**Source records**
::::::::

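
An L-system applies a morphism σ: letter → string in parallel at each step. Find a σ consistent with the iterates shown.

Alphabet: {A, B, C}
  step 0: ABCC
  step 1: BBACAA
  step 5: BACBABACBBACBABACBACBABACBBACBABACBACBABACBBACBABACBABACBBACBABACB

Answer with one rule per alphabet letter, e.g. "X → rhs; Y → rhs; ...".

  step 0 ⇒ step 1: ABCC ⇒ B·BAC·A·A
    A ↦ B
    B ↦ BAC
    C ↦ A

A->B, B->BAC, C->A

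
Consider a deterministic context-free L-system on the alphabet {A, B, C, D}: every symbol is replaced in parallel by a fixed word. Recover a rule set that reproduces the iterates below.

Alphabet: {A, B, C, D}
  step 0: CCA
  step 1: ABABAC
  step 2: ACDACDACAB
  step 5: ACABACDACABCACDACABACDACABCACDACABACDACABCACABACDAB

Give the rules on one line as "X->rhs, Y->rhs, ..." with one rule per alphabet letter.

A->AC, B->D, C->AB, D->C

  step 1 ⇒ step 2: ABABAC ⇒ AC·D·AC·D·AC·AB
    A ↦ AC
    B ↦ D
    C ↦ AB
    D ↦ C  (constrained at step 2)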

::::::::

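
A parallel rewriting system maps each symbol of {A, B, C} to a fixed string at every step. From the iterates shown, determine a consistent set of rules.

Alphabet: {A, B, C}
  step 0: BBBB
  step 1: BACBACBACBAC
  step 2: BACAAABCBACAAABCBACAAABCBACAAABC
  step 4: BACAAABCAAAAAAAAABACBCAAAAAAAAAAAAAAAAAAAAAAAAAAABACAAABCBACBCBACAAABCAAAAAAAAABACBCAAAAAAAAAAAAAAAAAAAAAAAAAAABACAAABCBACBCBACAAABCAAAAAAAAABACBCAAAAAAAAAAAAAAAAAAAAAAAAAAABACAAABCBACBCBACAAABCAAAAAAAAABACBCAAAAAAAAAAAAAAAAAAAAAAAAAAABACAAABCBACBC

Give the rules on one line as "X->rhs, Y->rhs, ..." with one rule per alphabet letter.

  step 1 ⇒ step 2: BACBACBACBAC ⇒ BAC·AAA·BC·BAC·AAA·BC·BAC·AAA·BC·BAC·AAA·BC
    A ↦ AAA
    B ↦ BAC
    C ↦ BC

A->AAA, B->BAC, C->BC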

::::::::

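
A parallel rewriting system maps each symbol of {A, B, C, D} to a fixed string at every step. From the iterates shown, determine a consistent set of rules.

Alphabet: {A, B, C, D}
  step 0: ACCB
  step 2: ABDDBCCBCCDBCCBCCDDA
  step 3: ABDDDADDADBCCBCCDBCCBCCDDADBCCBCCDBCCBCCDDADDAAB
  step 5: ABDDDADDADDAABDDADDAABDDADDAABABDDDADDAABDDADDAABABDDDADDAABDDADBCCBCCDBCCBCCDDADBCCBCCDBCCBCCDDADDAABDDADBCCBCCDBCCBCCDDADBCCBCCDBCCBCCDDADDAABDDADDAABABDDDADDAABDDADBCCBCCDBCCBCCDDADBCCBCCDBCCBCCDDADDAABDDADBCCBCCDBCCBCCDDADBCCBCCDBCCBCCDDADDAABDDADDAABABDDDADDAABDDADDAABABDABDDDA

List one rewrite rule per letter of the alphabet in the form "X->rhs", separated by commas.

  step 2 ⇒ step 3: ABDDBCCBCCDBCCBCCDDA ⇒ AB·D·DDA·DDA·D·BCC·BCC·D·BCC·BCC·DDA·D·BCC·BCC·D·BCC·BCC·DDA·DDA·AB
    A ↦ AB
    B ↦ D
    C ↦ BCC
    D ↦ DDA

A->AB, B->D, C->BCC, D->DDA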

::::::::

**Task to complete**
Above are the records. Copy every line in them holding "determine".

**Output of the task**
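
A parallel rewriting system maps each symbol of {A, B, C} to a fixed string at every step. From the iterates shown, determine a consistent set of rules.
A parallel rewriting system maps each symbol of {A, B, C, D} to a fixed string at every step. From the iterates shown, determine a consistent set of rules.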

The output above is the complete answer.